> **INSTRUCTIONS FOR THE TASK**: Provide the number of lines of the records that include "expression", with no other content.

*** Begin section ***

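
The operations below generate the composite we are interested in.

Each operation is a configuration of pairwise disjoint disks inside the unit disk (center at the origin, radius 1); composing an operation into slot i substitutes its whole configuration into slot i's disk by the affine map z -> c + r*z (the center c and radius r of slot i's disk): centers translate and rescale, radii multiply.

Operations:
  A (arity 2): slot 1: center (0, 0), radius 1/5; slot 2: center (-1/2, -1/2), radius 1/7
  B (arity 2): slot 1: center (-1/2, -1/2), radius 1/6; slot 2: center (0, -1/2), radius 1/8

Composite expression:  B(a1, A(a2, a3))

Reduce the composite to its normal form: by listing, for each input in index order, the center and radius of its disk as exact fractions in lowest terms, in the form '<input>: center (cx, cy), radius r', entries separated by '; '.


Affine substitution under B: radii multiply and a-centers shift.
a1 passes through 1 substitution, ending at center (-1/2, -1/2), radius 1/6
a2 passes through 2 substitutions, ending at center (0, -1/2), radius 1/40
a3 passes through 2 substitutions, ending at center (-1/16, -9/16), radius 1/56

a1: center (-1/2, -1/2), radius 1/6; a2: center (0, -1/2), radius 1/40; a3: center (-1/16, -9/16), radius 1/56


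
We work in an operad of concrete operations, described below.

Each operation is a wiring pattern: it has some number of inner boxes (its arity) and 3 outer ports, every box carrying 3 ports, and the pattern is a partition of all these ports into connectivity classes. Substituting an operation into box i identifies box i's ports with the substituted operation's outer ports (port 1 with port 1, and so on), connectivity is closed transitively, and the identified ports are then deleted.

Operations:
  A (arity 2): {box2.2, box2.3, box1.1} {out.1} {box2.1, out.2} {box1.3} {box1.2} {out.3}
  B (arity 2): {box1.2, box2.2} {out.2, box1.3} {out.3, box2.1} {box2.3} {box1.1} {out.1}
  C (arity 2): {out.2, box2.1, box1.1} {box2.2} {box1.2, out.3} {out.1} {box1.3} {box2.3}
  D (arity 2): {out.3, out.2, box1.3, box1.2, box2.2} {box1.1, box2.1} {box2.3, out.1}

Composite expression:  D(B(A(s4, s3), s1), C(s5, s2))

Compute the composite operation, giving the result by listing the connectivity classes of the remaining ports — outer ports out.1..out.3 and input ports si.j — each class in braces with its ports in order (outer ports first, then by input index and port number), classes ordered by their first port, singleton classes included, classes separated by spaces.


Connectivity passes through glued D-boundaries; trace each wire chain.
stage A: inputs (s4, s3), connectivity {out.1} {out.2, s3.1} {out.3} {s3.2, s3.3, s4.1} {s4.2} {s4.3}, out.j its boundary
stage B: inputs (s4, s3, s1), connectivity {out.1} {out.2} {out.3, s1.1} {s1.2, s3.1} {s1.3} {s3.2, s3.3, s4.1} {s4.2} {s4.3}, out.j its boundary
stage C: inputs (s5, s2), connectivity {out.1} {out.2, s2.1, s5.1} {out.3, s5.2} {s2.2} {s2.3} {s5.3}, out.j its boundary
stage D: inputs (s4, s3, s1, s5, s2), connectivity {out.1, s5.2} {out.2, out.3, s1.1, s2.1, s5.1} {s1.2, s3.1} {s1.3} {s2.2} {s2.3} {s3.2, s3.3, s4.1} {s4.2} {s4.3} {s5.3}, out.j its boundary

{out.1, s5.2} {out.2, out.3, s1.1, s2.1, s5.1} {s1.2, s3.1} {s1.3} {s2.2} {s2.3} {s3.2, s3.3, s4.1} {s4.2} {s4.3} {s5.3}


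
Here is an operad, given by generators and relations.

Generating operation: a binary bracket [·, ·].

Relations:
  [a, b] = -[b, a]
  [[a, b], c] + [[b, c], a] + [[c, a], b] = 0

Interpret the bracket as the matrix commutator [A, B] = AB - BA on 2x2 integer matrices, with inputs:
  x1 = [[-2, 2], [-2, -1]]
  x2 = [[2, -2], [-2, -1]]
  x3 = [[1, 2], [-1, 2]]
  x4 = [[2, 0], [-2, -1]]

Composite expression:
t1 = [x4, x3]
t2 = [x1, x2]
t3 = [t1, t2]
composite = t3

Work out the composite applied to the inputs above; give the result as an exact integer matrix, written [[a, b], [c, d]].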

*** End section ***

> **ANSWER BOX**: 3